- [WHAT YOU SHOULD DO]
The records are to be restated in their entirety, word for word.
┌─ INFORMATION PROVIDED
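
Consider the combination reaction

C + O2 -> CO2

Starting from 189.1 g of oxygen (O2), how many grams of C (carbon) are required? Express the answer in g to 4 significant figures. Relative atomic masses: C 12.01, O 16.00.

70.97 g

M(O2) = 2(16.00) = 32.00 g/mol.
M(C) = 12.01 g/mol.
n(O2) = 189.10 g / 32.00 g/mol = 5.9094 mol.
From the equation the O2:C mole ratio is 1:1, so n(C) = 5.9094 × 1/1 = 5.9094 mol.
Mass of C = 5.9094 mol × 12.01 g/mol = 70.972 g.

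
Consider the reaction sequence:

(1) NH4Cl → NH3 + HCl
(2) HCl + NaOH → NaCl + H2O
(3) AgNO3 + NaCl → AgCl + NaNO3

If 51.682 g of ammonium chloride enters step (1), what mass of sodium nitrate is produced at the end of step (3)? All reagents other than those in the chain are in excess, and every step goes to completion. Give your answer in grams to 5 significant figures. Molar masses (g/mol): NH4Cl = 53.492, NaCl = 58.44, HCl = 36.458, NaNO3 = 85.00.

82.124 g

n(NH4Cl) = 51.682 / 53.492 = 0.966163 mol.
Reaction (1): NH4Cl→HCl ratio 1:1 ⇒ n(HCl) = 0.966163 mol.
Reaction (2): HCl→NaCl ratio 1:1 ⇒ n(NaCl) = 0.966163 mol.
Reaction (3): NaCl→NaNO3 ratio 1:1 ⇒ n(NaNO3) = 0.966163 mol.
Mass of NaNO3 = 0.966163 × 85.00 = 82.1239 g.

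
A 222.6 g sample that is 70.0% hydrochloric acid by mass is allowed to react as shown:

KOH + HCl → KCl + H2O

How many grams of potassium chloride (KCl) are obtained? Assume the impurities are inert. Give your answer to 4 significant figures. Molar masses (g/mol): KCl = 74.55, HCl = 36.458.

Mass of pure HCl = 222.6 g × 0.700 = 155.82 g.
n(HCl) = 155.82 g / 36.458 g/mol = 4.2740 mol.
From the equation the HCl:KCl mole ratio is 1:1, so n(KCl) = 4.2740 × 1/1 = 4.2740 mol.
Mass of KCl = 4.2740 mol × 74.55 g/mol = 318.62 g.

318.6 g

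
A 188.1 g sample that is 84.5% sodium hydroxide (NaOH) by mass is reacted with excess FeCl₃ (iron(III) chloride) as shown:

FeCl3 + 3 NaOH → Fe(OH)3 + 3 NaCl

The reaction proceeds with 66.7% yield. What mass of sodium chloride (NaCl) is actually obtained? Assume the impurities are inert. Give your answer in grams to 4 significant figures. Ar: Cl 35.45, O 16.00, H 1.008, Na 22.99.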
└─
- [WRITTEN RESPONSE]
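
Consider the combination reaction

C + O2 -> CO2

Starting from 189.1 g of oxygen (O2), how many grams of C (carbon) are required? Express the answer in g to 4 significant figures. Relative atomic masses: C 12.01, O 16.00.

70.97 g

M(O2) = 2(16.00) = 32.00 g/mol.
M(C) = 12.01 g/mol.
n(O2) = 189.10 g / 32.00 g/mol = 5.9094 mol.
From the equation the O2:C mole ratio is 1:1, so n(C) = 5.9094 × 1/1 = 5.9094 mol.
Mass of C = 5.9094 mol × 12.01 g/mol = 70.972 g.

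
Consider the reaction sequence:

(1) NH4Cl → NH3 + HCl
(2) HCl + NaOH → NaCl + H2O
(3) AgNO3 + NaCl → AgCl + NaNO3

If 51.682 g of ammonium chloride enters step (1), what mass of sodium nitrate is produced at the end of step (3)? All reagents other than those in the chain are in excess, and every step goes to completion. Give your answer in grams to 5 significant figures. Molar masses (g/mol): NH4Cl = 53.492, NaCl = 58.44, HCl = 36.458, NaNO3 = 85.00.

82.124 g

n(NH4Cl) = 51.682 / 53.492 = 0.966163 mol.
Reaction (1): NH4Cl→HCl ratio 1:1 ⇒ n(HCl) = 0.966163 mol.
Reaction (2): HCl→NaCl ratio 1:1 ⇒ n(NaCl) = 0.966163 mol.
Reaction (3): NaCl→NaNO3 ratio 1:1 ⇒ n(NaNO3) = 0.966163 mol.
Mass of NaNO3 = 0.966163 × 85.00 = 82.1239 g.

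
A 222.6 g sample that is 70.0% hydrochloric acid by mass is allowed to react as shown:

KOH + HCl → KCl + H2O

How many grams of potassium chloride (KCl) are obtained? Assume the impurities are inert. Give your answer to 4 significant figures. Molar masses (g/mol): KCl = 74.55, HCl = 36.458.

Mass of pure HCl = 222.6 g × 0.700 = 155.82 g.
n(HCl) = 155.82 g / 36.458 g/mol = 4.2740 mol.
From the equation the HCl:KCl mole ratio is 1:1, so n(KCl) = 4.2740 × 1/1 = 4.2740 mol.
Mass of KCl = 4.2740 mol × 74.55 g/mol = 318.62 g.

318.6 g

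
A 188.1 g sample that is 84.5% sodium hydroxide (NaOH) by mass is reacted with excess FeCl₃ (iron(III) chloride) as shown:

FeCl3 + 3 NaOH → Fe(OH)3 + 3 NaCl

The reaction proceeds with 66.7% yield. What mass of sodium chloride (NaCl) is actually obtained? Assume the impurities are inert. Give your answer in grams to 4 significant figures. Ar: Cl 35.45, O 16.00, H 1.008, Na 22.99.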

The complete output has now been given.